=== Section Start ===

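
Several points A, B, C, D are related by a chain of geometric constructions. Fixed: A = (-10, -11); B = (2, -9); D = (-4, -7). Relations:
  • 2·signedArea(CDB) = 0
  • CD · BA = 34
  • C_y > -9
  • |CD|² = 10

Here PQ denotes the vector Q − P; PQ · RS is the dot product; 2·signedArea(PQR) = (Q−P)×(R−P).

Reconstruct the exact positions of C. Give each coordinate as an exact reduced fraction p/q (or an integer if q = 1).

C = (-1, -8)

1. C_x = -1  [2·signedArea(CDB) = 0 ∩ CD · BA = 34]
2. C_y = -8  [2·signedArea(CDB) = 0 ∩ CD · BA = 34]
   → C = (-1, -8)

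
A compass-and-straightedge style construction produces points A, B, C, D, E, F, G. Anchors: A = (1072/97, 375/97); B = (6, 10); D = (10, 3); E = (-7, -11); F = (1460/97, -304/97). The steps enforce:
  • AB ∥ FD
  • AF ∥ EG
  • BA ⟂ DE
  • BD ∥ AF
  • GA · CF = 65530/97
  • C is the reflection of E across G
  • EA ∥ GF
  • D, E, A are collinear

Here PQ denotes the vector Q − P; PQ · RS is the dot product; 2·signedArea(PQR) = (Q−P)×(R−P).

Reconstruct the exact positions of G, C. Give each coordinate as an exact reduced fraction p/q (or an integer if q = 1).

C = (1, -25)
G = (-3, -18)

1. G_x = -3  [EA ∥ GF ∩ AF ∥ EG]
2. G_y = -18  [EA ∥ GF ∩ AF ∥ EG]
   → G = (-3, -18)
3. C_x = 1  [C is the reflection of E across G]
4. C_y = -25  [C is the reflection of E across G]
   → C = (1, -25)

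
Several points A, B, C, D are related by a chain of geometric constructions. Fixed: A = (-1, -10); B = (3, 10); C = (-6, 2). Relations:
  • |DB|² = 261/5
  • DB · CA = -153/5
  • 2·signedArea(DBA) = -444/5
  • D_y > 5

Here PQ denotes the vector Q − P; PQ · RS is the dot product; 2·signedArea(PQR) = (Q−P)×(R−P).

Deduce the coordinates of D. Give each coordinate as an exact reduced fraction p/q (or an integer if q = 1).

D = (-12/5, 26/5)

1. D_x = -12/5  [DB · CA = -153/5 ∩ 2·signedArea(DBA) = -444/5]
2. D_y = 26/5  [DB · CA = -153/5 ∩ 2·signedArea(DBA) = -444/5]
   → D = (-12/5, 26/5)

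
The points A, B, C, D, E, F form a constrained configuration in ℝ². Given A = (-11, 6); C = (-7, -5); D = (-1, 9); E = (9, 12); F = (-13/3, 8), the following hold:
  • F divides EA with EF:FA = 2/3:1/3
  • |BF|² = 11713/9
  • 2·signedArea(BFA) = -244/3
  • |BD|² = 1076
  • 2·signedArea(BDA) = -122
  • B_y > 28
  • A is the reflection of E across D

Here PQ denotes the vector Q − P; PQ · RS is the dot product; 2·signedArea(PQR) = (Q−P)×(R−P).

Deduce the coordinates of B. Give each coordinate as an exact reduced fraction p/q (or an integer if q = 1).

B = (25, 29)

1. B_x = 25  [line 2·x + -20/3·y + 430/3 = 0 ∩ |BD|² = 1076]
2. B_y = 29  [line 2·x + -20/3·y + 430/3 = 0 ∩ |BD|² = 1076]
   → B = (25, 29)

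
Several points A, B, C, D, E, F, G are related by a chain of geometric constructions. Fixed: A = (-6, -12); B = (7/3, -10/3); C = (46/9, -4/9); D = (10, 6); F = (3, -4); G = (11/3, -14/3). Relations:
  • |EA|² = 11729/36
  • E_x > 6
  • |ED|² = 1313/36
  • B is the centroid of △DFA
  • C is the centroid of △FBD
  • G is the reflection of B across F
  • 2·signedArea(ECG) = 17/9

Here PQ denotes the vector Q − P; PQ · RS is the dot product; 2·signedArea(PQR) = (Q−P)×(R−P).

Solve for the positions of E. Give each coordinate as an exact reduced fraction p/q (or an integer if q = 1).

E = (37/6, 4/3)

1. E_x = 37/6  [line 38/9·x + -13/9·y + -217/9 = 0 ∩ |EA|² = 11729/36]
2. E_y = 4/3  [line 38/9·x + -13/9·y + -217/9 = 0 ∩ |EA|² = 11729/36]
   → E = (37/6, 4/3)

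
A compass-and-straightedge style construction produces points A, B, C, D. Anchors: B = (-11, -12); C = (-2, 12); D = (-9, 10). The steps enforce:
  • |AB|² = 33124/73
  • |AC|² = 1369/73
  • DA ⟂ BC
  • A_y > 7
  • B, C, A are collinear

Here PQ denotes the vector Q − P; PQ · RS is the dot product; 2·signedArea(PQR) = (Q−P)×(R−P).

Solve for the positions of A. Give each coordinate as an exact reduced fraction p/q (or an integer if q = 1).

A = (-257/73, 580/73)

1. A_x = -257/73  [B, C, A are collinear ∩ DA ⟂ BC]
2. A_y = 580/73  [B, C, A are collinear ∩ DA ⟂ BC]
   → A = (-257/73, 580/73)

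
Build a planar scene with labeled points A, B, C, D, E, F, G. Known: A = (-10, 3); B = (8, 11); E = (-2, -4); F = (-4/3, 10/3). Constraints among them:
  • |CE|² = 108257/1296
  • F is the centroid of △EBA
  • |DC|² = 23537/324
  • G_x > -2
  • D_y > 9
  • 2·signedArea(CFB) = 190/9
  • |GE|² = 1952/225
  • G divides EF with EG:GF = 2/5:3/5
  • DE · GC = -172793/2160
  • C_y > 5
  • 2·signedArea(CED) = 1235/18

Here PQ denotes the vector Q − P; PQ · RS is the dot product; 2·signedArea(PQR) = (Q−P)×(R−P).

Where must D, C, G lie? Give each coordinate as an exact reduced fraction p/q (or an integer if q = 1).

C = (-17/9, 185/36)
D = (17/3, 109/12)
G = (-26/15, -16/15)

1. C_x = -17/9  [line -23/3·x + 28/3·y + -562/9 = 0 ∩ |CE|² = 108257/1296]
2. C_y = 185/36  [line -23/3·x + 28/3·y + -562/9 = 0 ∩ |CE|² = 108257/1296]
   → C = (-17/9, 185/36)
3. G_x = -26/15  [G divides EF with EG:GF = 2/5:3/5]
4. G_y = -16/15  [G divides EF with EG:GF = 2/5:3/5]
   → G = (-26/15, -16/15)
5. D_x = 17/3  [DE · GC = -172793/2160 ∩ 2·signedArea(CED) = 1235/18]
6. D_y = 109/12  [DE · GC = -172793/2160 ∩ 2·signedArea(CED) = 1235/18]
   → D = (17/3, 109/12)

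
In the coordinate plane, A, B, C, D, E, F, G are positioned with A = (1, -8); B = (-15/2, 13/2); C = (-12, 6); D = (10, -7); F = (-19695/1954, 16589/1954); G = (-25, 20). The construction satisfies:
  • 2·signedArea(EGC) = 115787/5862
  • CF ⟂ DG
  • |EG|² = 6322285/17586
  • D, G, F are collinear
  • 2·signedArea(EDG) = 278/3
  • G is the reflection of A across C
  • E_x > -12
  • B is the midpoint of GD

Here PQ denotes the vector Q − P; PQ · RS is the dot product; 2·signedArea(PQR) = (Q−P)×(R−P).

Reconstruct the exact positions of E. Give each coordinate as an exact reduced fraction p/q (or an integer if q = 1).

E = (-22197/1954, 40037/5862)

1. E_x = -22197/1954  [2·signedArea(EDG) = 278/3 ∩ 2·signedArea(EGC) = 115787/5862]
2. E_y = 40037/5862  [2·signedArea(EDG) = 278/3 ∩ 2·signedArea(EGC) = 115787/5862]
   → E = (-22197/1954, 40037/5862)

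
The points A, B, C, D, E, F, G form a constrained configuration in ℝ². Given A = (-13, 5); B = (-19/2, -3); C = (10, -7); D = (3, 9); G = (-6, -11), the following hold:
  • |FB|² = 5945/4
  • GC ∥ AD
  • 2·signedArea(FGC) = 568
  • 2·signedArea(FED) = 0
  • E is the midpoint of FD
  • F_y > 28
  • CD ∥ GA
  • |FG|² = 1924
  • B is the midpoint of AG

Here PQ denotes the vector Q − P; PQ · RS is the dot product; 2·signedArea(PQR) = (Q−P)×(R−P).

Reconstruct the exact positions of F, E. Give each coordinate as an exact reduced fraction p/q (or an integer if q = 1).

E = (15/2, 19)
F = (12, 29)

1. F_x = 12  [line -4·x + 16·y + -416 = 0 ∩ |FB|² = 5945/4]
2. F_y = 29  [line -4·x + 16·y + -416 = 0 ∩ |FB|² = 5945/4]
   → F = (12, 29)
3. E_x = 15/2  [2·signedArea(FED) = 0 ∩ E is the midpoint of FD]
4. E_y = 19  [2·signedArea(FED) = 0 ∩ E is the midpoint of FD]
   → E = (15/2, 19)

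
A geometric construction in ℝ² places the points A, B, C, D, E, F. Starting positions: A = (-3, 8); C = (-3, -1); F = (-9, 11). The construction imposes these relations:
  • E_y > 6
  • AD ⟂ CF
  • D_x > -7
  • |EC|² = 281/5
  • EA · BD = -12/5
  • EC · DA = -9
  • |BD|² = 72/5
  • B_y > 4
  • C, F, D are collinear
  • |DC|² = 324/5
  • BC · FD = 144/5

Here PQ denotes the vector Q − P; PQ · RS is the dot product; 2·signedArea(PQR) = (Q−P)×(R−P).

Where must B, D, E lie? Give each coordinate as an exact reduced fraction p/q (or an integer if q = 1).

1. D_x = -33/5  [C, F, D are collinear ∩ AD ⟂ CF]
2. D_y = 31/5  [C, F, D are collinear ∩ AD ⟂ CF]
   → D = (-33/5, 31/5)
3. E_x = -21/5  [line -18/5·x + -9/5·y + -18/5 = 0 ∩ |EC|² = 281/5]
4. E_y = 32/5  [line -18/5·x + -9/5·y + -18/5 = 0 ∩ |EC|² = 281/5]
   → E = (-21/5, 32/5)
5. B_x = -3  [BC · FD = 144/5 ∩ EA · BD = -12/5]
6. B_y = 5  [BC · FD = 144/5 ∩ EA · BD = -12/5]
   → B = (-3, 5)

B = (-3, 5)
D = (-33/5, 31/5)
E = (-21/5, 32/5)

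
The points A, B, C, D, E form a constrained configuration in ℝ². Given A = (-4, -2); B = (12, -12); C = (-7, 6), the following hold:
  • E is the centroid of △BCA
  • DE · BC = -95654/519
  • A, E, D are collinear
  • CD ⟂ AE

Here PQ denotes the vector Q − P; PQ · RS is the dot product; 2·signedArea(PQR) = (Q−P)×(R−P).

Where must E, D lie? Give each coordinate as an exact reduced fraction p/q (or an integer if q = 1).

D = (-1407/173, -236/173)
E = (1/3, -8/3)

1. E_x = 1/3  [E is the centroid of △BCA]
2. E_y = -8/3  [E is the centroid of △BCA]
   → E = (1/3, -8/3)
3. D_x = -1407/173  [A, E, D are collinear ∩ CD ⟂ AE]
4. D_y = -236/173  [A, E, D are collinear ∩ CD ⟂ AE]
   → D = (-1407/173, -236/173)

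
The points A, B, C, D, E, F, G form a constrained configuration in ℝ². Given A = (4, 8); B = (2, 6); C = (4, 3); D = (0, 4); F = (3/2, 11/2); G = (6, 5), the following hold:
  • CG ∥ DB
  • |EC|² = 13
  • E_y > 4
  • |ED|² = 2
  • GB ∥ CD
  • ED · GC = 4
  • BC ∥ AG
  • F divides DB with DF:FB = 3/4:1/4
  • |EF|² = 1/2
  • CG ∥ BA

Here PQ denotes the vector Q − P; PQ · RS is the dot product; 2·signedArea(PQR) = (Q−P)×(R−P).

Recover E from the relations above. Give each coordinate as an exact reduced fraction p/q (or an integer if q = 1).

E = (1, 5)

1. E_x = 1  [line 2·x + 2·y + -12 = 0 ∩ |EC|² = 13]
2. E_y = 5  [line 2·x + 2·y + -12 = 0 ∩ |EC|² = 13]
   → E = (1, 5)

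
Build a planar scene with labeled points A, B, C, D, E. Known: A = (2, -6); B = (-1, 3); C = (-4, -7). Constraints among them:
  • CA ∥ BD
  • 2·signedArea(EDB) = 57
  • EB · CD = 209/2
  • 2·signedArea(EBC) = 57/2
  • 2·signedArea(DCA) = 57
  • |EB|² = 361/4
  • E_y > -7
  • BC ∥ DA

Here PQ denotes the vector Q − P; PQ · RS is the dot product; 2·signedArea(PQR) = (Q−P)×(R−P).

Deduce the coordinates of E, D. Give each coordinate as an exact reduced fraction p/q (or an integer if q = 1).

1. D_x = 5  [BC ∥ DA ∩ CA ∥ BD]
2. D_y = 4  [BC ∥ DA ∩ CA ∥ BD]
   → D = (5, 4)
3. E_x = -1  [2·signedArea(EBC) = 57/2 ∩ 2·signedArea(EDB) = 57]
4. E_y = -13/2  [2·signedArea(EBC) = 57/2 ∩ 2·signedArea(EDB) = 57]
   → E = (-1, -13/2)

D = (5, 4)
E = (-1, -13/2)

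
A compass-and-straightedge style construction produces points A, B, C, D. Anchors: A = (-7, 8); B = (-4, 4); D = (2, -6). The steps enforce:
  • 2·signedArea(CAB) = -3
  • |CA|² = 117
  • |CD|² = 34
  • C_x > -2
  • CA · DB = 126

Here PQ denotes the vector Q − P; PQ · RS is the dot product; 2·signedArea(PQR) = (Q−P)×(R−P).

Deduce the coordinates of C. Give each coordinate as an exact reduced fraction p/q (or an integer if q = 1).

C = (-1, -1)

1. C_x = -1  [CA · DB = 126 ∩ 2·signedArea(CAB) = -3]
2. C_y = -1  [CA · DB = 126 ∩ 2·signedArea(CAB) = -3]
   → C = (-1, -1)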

=== Section End ===

ASSIGNMENT => Set apart and copy each line of the records that holds the word "constructions".

RESPONSE AREA =>
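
Several points A, B, C, D are related by a chain of geometric constructions. Fixed: A = (-10, -11); B = (2, -9); D = (-4, -7). Relations:
Several points A, B, C, D are related by a chain of geometric constructions. Fixed: A = (-1, -10); B = (3, 10); C = (-6, 2). Relations:
Several points A, B, C, D, E, F, G are related by a chain of geometric constructions. Fixed: A = (-6, -12); B = (7/3, -10/3); C = (46/9, -4/9); D = (10, 6); F = (3, -4); G = (11/3, -14/3). Relations: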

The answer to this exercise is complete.